╭──
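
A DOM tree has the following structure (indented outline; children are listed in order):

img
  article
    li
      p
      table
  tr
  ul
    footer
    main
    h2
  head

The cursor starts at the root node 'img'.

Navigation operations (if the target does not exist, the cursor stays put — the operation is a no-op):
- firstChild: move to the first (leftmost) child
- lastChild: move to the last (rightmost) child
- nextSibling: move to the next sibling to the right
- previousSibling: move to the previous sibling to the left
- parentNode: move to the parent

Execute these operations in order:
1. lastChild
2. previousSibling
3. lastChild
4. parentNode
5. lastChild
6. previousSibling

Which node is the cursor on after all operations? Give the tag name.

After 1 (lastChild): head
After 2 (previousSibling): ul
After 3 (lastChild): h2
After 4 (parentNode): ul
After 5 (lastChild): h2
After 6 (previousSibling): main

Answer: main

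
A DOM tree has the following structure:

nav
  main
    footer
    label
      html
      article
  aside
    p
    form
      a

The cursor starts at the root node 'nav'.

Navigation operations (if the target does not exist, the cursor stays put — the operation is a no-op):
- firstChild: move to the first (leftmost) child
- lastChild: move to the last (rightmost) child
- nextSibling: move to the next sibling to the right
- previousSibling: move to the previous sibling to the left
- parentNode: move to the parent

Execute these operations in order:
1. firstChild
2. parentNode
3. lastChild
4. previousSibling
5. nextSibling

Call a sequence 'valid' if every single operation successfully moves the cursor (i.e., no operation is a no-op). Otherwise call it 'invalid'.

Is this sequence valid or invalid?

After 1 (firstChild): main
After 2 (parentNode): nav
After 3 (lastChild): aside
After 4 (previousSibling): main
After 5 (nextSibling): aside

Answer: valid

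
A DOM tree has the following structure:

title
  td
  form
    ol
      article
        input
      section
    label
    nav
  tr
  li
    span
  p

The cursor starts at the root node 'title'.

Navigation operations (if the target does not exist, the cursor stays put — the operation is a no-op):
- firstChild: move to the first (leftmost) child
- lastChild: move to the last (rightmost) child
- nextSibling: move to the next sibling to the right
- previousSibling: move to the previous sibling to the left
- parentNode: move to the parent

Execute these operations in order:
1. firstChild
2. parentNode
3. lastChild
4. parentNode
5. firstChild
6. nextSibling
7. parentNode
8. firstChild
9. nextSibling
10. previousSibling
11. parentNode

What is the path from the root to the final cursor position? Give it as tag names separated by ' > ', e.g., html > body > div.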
╰──
[What you have to do] Search the entries for "root" and show every line that has it.

[Your solution]
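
The cursor starts at the root node 'img'.
The cursor starts at the root node 'nav'.
The cursor starts at the root node 'title'.
What is the path from the root to the final cursor position? Give it as tag names separated by ' > ', e.g., html > body > div.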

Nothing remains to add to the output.